:: Problem to work on ::
Locate the line that contains "1: MOV B, 1" in the entries below, then repeat it and every following line through the line that contains "Run the program", exactly, and no others.
Records provided Block Start
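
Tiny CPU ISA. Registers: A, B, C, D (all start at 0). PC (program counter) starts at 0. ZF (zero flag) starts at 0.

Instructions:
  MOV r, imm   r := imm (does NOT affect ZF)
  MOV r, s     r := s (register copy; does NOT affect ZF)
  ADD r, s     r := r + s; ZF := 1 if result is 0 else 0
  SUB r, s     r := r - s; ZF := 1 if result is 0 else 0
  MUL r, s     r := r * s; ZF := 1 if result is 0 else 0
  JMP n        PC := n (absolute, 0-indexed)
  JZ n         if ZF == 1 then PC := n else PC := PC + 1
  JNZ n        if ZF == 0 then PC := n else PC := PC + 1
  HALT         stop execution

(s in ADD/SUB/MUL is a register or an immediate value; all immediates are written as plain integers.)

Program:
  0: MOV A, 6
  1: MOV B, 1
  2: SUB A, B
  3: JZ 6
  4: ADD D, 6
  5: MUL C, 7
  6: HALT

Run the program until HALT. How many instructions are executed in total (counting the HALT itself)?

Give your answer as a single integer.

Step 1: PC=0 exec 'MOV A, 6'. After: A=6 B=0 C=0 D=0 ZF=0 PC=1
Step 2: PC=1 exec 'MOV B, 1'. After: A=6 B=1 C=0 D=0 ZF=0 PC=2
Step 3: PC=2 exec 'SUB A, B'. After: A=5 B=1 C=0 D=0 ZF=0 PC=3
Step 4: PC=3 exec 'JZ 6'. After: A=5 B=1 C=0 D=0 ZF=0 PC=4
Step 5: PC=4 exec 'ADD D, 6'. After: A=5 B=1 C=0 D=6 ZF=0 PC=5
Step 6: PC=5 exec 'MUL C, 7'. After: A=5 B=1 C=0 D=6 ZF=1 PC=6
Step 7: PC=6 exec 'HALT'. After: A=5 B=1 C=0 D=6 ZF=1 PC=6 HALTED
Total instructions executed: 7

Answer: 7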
Records provided Block End
Records provided Block Start
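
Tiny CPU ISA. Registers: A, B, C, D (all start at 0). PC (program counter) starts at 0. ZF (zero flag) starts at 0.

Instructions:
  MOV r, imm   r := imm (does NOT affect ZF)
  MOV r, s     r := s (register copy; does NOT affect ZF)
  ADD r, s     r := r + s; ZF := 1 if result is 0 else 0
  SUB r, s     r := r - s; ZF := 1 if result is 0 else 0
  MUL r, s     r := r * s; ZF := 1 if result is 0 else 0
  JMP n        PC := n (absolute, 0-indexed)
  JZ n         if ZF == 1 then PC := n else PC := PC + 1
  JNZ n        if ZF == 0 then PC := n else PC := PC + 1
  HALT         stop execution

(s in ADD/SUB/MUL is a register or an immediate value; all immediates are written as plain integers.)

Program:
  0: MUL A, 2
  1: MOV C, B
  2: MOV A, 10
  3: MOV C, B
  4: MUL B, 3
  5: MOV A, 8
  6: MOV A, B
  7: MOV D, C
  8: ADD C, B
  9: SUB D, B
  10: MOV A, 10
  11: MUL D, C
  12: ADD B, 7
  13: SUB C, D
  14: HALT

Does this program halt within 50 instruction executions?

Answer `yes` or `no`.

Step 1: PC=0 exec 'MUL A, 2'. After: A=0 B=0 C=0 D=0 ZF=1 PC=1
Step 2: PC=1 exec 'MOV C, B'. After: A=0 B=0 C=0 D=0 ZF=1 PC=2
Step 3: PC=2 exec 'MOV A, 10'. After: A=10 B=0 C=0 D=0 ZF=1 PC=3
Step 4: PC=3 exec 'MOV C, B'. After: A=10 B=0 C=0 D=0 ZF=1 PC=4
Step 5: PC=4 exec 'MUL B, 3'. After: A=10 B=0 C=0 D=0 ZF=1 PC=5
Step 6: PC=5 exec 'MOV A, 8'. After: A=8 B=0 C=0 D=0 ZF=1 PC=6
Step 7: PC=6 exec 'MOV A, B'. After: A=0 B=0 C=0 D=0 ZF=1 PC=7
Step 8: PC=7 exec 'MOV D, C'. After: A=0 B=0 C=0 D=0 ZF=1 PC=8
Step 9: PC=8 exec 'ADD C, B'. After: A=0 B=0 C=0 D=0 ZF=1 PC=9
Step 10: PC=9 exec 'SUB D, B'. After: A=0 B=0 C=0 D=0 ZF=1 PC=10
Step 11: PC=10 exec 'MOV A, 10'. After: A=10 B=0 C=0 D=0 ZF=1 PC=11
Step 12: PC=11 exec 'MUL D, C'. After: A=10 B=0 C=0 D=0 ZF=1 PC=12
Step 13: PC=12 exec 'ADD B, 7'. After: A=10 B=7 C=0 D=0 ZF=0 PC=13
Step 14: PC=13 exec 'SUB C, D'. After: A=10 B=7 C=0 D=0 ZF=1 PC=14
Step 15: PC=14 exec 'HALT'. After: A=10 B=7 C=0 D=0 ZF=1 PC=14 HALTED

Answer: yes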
Records provided Block End
:: Output ::
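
  1: MOV B, 1
  2: SUB A, B
  3: JZ 6
  4: ADD D, 6
  5: MUL C, 7
  6: HALT

Run the program until HALT. How many instructions are executed in total (counting the HALT itself)?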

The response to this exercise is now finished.